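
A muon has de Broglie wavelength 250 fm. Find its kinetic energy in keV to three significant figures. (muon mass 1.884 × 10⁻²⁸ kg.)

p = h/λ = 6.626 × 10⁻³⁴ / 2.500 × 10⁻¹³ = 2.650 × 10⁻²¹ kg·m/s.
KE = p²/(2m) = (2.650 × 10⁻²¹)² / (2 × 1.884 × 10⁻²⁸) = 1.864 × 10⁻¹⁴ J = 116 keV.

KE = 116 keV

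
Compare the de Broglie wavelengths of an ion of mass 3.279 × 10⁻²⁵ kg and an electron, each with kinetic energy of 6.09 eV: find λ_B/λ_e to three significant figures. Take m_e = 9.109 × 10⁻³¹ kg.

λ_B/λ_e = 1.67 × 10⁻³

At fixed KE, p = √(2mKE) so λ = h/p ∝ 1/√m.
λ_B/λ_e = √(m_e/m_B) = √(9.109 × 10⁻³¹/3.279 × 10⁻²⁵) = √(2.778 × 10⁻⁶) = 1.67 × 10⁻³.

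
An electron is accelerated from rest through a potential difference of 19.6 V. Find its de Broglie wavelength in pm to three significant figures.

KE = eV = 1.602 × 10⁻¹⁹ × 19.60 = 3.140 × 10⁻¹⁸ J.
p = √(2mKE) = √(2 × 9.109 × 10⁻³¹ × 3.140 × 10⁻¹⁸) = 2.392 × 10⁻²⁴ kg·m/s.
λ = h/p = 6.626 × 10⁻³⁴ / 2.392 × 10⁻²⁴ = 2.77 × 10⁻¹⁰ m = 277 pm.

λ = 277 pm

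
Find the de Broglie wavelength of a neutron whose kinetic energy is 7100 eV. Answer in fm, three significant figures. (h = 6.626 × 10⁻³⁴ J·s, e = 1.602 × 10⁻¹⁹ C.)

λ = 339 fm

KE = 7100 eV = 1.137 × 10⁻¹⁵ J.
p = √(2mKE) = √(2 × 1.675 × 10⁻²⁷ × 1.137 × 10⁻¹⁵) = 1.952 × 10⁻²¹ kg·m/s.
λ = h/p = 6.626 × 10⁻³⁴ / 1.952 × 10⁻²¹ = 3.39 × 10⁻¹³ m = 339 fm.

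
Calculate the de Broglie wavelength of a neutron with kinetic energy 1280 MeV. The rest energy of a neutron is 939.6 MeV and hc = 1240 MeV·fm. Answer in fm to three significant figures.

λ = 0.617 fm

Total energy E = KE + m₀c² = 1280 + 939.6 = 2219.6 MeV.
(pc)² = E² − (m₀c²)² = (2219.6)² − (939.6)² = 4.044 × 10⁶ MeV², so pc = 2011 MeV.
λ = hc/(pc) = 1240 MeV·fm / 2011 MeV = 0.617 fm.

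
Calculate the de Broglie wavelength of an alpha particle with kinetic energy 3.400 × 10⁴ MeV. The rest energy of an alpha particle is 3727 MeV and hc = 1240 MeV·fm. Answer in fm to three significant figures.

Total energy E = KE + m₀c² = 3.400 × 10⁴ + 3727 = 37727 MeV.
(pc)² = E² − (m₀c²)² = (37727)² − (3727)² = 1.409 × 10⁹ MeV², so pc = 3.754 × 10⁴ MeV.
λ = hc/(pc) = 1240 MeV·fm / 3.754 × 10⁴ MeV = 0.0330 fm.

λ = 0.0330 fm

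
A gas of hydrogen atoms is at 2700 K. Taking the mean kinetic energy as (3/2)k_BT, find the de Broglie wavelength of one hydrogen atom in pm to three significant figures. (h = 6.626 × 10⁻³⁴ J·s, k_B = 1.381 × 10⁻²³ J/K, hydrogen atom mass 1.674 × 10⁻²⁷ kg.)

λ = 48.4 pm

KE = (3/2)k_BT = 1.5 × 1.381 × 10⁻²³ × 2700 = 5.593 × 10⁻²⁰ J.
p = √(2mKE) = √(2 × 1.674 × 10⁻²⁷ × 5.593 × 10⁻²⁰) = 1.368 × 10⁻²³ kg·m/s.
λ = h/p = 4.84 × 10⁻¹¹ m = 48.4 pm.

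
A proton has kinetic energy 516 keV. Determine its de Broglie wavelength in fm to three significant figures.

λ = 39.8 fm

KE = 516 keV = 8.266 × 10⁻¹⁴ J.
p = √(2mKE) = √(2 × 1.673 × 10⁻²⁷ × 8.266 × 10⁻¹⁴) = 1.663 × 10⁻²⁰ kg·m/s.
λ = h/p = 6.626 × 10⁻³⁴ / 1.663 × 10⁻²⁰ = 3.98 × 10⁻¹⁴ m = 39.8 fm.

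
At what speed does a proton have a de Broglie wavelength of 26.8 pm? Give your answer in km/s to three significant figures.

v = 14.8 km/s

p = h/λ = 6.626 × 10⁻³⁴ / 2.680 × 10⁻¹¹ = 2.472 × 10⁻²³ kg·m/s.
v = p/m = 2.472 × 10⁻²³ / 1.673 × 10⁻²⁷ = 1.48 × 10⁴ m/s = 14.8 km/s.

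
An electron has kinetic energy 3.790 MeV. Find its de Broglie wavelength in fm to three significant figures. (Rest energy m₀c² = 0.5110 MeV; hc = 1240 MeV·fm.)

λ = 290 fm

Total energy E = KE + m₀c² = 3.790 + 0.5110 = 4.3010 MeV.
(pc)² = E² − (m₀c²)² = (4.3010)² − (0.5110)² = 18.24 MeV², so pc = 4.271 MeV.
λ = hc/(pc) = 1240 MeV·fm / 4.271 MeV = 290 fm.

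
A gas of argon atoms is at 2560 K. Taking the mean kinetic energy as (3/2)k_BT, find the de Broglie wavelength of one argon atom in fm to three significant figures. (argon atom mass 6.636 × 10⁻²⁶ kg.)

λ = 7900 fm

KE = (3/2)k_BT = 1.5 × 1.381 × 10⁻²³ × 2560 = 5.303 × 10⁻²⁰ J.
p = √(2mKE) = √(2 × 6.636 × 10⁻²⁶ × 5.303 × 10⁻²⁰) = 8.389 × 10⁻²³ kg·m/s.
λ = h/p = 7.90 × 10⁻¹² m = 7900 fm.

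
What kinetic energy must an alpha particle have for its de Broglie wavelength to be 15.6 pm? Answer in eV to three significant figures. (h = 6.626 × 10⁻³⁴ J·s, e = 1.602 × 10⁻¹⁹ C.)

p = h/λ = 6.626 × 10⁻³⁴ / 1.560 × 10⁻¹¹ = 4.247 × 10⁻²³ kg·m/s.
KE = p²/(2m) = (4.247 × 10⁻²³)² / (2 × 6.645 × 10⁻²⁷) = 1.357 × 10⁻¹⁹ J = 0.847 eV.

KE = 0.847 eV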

========================

→ **Task details**: The data must be output in full, exactly as given.

→ **Result of this task**:
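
A muon has de Broglie wavelength 250 fm. Find its kinetic energy in keV to three significant figures. (muon mass 1.884 × 10⁻²⁸ kg.)

p = h/λ = 6.626 × 10⁻³⁴ / 2.500 × 10⁻¹³ = 2.650 × 10⁻²¹ kg·m/s.
KE = p²/(2m) = (2.650 × 10⁻²¹)² / (2 × 1.884 × 10⁻²⁸) = 1.864 × 10⁻¹⁴ J = 116 keV.

KE = 116 keV

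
Compare the de Broglie wavelengths of an ion of mass 3.279 × 10⁻²⁵ kg and an electron, each with kinetic energy of 6.09 eV: find λ_B/λ_e to three significant figures. Take m_e = 9.109 × 10⁻³¹ kg.

λ_B/λ_e = 1.67 × 10⁻³

At fixed KE, p = √(2mKE) so λ = h/p ∝ 1/√m.
λ_B/λ_e = √(m_e/m_B) = √(9.109 × 10⁻³¹/3.279 × 10⁻²⁵) = √(2.778 × 10⁻⁶) = 1.67 × 10⁻³.

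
An electron is accelerated from rest through a potential difference of 19.6 V. Find its de Broglie wavelength in pm to three significant figures.

KE = eV = 1.602 × 10⁻¹⁹ × 19.60 = 3.140 × 10⁻¹⁸ J.
p = √(2mKE) = √(2 × 9.109 × 10⁻³¹ × 3.140 × 10⁻¹⁸) = 2.392 × 10⁻²⁴ kg·m/s.
λ = h/p = 6.626 × 10⁻³⁴ / 2.392 × 10⁻²⁴ = 2.77 × 10⁻¹⁰ m = 277 pm.

λ = 277 pm

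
Find the de Broglie wavelength of a neutron whose kinetic energy is 7100 eV. Answer in fm, three significant figures. (h = 6.626 × 10⁻³⁴ J·s, e = 1.602 × 10⁻¹⁹ C.)

λ = 339 fm

KE = 7100 eV = 1.137 × 10⁻¹⁵ J.
p = √(2mKE) = √(2 × 1.675 × 10⁻²⁷ × 1.137 × 10⁻¹⁵) = 1.952 × 10⁻²¹ kg·m/s.
λ = h/p = 6.626 × 10⁻³⁴ / 1.952 × 10⁻²¹ = 3.39 × 10⁻¹³ m = 339 fm.

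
Calculate the de Broglie wavelength of a neutron with kinetic energy 1280 MeV. The rest energy of a neutron is 939.6 MeV and hc = 1240 MeV·fm. Answer in fm to three significant figures.

λ = 0.617 fm

Total energy E = KE + m₀c² = 1280 + 939.6 = 2219.6 MeV.
(pc)² = E² − (m₀c²)² = (2219.6)² − (939.6)² = 4.044 × 10⁶ MeV², so pc = 2011 MeV.
λ = hc/(pc) = 1240 MeV·fm / 2011 MeV = 0.617 fm.

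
Calculate the de Broglie wavelength of an alpha particle with kinetic energy 3.400 × 10⁴ MeV. The rest energy of an alpha particle is 3727 MeV and hc = 1240 MeV·fm. Answer in fm to three significant figures.

Total energy E = KE + m₀c² = 3.400 × 10⁴ + 3727 = 37727 MeV.
(pc)² = E² − (m₀c²)² = (37727)² − (3727)² = 1.409 × 10⁹ MeV², so pc = 3.754 × 10⁴ MeV.
λ = hc/(pc) = 1240 MeV·fm / 3.754 × 10⁴ MeV = 0.0330 fm.

λ = 0.0330 fm

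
A gas of hydrogen atoms is at 2700 K. Taking the mean kinetic energy as (3/2)k_BT, find the de Broglie wavelength of one hydrogen atom in pm to three significant figures. (h = 6.626 × 10⁻³⁴ J·s, k_B = 1.381 × 10⁻²³ J/K, hydrogen atom mass 1.674 × 10⁻²⁷ kg.)

λ = 48.4 pm

KE = (3/2)k_BT = 1.5 × 1.381 × 10⁻²³ × 2700 = 5.593 × 10⁻²⁰ J.
p = √(2mKE) = √(2 × 1.674 × 10⁻²⁷ × 5.593 × 10⁻²⁰) = 1.368 × 10⁻²³ kg·m/s.
λ = h/p = 4.84 × 10⁻¹¹ m = 48.4 pm.

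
A proton has kinetic energy 516 keV. Determine its de Broglie wavelength in fm to three significant figures.

λ = 39.8 fm

KE = 516 keV = 8.266 × 10⁻¹⁴ J.
p = √(2mKE) = √(2 × 1.673 × 10⁻²⁷ × 8.266 × 10⁻¹⁴) = 1.663 × 10⁻²⁰ kg·m/s.
λ = h/p = 6.626 × 10⁻³⁴ / 1.663 × 10⁻²⁰ = 3.98 × 10⁻¹⁴ m = 39.8 fm.

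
At what speed does a proton have a de Broglie wavelength of 26.8 pm? Give your answer in km/s to three significant figures.

v = 14.8 km/s

p = h/λ = 6.626 × 10⁻³⁴ / 2.680 × 10⁻¹¹ = 2.472 × 10⁻²³ kg·m/s.
v = p/m = 2.472 × 10⁻²³ / 1.673 × 10⁻²⁷ = 1.48 × 10⁴ m/s = 14.8 km/s.

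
An electron has kinetic energy 3.790 MeV. Find its de Broglie wavelength in fm to three significant figures. (Rest energy m₀c² = 0.5110 MeV; hc = 1240 MeV·fm.)

λ = 290 fm

Total energy E = KE + m₀c² = 3.790 + 0.5110 = 4.3010 MeV.
(pc)² = E² − (m₀c²)² = (4.3010)² − (0.5110)² = 18.24 MeV², so pc = 4.271 MeV.
λ = hc/(pc) = 1240 MeV·fm / 4.271 MeV = 290 fm.

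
A gas of argon atoms is at 2560 K. Taking the mean kinetic energy as (3/2)k_BT, find the de Broglie wavelength of one argon atom in fm to three significant figures. (argon atom mass 6.636 × 10⁻²⁶ kg.)

λ = 7900 fm

KE = (3/2)k_BT = 1.5 × 1.381 × 10⁻²³ × 2560 = 5.303 × 10⁻²⁰ J.
p = √(2mKE) = √(2 × 6.636 × 10⁻²⁶ × 5.303 × 10⁻²⁰) = 8.389 × 10⁻²³ kg·m/s.
λ = h/p = 7.90 × 10⁻¹² m = 7900 fm.

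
What kinetic energy must an alpha particle have for its de Broglie wavelength to be 15.6 pm? Answer in eV to three significant figures. (h = 6.626 × 10⁻³⁴ J·s, e = 1.602 × 10⁻¹⁹ C.)

p = h/λ = 6.626 × 10⁻³⁴ / 1.560 × 10⁻¹¹ = 4.247 × 10⁻²³ kg·m/s.
KE = p²/(2m) = (4.247 × 10⁻²³)² / (2 × 6.645 × 10⁻²⁷) = 1.357 × 10⁻¹⁹ J = 0.847 eV.

KE = 0.847 eV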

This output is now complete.